[Working data Boundary: Start]
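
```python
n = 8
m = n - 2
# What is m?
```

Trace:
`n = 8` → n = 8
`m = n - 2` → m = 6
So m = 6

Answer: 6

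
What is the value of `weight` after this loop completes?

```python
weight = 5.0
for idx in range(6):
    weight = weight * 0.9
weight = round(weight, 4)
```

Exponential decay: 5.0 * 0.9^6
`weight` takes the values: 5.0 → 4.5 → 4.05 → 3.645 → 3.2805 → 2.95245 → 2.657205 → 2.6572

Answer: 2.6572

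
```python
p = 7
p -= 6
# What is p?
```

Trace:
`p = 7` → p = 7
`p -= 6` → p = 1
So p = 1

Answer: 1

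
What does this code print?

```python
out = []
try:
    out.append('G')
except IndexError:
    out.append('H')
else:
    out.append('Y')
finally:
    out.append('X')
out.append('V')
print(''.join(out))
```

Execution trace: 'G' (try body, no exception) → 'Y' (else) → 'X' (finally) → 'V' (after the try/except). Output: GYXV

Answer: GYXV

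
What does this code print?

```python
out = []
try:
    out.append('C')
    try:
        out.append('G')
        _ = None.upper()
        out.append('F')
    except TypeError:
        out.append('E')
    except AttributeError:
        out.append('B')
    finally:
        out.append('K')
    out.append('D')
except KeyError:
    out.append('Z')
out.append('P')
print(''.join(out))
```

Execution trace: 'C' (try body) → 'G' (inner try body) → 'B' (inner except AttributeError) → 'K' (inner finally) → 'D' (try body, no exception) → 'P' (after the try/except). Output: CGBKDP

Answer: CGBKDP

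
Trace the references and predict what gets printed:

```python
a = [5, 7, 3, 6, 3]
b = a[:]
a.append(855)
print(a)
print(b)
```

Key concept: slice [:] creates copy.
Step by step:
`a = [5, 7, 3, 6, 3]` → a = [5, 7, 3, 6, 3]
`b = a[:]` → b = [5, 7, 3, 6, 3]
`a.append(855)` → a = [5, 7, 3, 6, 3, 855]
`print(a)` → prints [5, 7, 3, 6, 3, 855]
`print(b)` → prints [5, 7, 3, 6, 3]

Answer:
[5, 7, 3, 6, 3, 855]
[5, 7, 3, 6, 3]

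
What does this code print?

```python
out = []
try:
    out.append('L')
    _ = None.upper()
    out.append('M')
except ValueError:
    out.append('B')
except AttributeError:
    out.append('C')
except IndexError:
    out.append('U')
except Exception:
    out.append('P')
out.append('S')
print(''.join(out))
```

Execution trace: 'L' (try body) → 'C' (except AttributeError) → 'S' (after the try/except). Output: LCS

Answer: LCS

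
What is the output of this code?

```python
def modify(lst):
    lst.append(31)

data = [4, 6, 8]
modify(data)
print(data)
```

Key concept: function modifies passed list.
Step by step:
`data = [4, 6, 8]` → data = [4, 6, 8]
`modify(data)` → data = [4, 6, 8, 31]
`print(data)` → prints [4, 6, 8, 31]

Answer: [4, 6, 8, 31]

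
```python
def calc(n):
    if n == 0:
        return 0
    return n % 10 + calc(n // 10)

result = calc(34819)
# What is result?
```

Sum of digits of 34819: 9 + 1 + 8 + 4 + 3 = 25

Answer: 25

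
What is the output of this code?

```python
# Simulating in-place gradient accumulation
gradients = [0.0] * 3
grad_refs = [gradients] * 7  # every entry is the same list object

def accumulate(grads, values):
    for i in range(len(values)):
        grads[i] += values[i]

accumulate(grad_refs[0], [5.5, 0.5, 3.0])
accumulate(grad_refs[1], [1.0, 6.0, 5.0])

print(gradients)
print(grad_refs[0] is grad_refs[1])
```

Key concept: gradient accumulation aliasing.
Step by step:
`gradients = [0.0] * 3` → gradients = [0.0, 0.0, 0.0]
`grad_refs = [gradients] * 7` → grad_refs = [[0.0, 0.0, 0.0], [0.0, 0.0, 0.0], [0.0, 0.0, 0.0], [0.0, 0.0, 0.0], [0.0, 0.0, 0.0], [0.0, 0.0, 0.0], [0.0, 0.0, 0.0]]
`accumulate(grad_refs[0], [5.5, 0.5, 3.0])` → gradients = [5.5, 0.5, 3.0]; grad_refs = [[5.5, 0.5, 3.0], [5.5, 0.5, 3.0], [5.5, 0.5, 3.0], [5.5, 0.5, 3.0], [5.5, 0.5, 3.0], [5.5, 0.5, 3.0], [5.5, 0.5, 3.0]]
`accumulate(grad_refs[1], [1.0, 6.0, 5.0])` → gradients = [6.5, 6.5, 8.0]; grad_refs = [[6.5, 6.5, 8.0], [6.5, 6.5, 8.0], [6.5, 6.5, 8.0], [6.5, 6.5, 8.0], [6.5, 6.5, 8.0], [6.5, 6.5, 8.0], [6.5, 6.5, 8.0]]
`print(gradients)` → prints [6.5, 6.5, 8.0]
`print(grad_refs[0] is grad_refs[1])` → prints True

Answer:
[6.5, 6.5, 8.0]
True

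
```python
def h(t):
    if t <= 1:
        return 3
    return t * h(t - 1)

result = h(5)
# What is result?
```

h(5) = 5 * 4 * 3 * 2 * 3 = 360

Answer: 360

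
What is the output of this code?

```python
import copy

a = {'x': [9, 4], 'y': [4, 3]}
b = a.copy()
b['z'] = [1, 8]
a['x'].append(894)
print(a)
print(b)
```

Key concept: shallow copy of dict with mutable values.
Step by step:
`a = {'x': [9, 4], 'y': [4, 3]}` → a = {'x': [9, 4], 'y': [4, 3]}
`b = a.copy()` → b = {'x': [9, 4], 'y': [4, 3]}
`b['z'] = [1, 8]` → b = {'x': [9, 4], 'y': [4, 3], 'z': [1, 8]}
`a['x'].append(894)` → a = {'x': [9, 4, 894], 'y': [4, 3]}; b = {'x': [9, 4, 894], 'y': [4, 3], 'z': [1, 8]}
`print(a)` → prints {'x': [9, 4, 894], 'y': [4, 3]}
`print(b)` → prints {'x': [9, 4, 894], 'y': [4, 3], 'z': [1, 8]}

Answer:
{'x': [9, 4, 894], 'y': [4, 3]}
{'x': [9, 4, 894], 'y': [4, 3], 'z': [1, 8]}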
[Working data Boundary: End]
[Working data Boundary: Start]
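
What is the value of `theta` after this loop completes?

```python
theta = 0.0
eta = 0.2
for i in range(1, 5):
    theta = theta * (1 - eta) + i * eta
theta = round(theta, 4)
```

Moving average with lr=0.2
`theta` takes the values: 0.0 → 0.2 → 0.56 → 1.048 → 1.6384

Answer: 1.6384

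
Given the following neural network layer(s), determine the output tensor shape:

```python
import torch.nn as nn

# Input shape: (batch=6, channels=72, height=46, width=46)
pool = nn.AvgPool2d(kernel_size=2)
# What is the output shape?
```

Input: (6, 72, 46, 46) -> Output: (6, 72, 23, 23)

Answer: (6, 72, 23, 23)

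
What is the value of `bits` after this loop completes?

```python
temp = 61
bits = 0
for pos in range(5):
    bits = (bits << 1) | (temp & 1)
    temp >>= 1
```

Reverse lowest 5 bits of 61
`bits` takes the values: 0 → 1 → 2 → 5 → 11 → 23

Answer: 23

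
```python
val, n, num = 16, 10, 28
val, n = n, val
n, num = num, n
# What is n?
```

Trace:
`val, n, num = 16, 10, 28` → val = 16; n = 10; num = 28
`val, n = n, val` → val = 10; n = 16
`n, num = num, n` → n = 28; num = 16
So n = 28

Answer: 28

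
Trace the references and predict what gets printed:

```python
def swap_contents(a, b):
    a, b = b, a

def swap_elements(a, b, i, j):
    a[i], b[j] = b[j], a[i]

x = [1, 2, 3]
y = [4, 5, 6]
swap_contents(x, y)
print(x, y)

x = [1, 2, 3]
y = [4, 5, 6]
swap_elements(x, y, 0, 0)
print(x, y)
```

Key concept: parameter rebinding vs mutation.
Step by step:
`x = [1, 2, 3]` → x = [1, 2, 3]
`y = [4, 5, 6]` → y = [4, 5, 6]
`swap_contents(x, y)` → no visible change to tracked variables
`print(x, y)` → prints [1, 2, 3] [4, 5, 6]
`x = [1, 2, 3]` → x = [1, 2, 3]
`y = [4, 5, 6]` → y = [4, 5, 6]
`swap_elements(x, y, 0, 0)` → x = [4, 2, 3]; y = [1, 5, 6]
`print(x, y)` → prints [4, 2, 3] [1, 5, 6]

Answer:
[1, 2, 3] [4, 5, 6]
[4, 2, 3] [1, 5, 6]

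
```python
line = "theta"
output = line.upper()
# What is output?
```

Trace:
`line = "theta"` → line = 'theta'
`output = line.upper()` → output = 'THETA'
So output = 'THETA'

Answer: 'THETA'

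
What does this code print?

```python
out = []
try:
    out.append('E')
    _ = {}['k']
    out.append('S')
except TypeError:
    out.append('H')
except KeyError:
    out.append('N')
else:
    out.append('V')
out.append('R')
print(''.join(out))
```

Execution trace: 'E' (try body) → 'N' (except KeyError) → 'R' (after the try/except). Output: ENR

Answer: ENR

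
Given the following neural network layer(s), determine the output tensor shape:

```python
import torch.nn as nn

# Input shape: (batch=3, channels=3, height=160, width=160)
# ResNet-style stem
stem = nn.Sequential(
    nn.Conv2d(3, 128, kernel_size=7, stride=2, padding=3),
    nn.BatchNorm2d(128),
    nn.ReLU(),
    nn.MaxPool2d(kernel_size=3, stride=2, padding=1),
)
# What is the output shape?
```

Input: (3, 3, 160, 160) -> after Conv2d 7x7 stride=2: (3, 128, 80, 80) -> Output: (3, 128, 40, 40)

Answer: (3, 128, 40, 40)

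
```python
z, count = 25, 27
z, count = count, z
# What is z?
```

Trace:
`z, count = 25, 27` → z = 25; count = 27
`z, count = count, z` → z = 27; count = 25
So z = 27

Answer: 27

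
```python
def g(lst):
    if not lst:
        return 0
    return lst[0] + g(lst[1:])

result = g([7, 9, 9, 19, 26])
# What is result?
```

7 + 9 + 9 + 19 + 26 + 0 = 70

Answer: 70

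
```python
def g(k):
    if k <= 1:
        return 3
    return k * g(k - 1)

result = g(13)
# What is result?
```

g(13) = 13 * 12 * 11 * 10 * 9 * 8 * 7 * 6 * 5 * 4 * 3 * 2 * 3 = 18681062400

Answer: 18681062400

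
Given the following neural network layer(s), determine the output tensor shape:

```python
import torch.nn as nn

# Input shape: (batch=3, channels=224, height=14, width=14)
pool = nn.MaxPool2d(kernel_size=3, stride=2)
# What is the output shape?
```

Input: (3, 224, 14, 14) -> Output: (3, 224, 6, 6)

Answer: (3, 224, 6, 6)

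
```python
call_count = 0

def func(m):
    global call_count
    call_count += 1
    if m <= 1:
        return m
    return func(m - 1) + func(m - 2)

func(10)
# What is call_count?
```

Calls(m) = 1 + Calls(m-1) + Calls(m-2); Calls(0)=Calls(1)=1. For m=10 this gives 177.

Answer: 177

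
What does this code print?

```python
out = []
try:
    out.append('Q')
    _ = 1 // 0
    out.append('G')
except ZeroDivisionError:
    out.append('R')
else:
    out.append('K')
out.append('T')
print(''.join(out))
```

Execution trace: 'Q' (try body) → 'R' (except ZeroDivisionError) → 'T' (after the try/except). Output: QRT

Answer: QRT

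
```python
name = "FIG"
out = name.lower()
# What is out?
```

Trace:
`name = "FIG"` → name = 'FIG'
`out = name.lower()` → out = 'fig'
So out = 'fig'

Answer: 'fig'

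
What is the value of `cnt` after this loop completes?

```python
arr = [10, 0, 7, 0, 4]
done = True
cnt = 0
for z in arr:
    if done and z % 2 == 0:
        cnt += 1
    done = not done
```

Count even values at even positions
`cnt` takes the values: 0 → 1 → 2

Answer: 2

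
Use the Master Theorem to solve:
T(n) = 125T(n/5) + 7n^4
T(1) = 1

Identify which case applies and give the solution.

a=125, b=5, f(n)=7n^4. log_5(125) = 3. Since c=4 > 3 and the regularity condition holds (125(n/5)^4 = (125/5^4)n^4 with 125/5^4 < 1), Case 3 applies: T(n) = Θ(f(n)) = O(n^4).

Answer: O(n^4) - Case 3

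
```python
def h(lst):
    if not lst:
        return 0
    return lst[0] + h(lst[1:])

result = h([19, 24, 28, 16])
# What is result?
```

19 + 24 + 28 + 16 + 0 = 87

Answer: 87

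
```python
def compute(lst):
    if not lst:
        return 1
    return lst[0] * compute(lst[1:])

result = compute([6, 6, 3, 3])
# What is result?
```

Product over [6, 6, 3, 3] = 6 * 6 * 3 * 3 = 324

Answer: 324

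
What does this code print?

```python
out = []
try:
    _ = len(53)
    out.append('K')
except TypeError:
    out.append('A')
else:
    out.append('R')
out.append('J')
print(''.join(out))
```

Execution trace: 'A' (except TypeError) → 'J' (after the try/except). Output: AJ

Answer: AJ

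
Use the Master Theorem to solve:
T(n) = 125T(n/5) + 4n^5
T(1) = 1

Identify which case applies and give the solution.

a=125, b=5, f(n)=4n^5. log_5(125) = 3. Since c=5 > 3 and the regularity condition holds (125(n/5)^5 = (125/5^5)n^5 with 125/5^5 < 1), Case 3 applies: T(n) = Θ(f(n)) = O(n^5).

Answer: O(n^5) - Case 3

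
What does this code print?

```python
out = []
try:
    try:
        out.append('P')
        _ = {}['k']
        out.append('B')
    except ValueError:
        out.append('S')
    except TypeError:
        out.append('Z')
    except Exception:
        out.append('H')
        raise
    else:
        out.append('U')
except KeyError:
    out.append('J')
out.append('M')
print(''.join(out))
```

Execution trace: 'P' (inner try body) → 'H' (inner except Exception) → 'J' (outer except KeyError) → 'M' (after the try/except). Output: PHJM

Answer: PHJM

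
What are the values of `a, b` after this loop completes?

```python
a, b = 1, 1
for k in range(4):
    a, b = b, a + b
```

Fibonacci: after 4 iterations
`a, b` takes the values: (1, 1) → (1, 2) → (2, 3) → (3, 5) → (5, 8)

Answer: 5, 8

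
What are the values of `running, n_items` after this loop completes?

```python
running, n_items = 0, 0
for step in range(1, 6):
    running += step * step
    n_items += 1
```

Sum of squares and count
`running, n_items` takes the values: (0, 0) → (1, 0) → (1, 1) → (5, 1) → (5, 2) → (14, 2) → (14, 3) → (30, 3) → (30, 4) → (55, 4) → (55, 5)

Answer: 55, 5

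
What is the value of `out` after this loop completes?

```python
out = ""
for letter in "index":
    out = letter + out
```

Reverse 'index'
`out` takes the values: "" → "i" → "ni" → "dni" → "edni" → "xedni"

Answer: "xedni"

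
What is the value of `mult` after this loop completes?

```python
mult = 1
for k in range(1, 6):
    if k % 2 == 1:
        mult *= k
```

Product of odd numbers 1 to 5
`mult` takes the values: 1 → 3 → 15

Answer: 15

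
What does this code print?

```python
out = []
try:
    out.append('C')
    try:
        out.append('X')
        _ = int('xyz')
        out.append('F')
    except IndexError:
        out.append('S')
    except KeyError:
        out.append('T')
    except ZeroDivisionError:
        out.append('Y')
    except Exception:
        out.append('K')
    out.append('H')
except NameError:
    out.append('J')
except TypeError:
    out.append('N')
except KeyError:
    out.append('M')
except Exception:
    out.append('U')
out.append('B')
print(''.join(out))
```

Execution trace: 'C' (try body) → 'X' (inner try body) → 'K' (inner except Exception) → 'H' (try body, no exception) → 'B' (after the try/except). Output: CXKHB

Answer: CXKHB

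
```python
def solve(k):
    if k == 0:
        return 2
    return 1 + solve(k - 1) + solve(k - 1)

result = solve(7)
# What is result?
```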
[Working data Boundary: End]
[Working data Boundary: Start]
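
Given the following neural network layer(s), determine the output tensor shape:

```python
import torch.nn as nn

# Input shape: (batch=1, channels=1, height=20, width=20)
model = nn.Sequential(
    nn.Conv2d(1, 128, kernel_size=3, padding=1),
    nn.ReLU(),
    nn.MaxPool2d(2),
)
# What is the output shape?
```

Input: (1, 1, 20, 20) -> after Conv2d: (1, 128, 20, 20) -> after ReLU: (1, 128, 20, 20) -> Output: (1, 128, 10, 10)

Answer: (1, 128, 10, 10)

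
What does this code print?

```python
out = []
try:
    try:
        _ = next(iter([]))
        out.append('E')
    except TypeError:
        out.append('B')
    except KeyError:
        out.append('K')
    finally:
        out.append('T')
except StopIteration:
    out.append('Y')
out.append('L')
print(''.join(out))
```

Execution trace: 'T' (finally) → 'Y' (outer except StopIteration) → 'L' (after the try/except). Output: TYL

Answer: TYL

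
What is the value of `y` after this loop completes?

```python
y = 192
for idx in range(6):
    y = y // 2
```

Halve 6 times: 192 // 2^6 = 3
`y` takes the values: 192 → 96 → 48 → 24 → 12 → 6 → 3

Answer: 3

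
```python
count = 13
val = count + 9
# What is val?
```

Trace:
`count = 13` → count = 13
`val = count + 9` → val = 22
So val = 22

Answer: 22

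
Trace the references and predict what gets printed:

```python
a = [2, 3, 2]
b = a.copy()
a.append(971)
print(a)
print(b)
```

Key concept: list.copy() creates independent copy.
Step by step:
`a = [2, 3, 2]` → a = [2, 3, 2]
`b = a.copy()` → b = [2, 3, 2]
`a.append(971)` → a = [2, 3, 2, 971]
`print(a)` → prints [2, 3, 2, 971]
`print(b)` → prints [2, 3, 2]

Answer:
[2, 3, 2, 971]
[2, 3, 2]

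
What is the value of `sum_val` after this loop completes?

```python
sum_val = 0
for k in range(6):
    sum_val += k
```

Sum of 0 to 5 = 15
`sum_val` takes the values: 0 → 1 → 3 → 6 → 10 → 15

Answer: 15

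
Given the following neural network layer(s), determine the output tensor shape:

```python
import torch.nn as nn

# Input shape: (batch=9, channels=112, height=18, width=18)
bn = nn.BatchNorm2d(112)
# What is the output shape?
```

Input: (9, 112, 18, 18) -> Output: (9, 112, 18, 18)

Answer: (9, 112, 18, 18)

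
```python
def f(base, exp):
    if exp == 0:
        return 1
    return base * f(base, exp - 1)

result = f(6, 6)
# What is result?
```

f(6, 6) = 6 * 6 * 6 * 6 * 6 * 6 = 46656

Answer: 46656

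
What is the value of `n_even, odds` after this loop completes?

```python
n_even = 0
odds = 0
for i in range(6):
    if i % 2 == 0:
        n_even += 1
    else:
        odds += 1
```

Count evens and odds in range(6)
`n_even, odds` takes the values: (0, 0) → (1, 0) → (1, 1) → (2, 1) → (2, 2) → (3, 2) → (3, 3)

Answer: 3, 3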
[Working data Boundary: End]
Task instructions —
Filter the material for the word "Sequential" and copy each matching line.

Output for this task —
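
stem = nn.Sequential(
model = nn.Sequential(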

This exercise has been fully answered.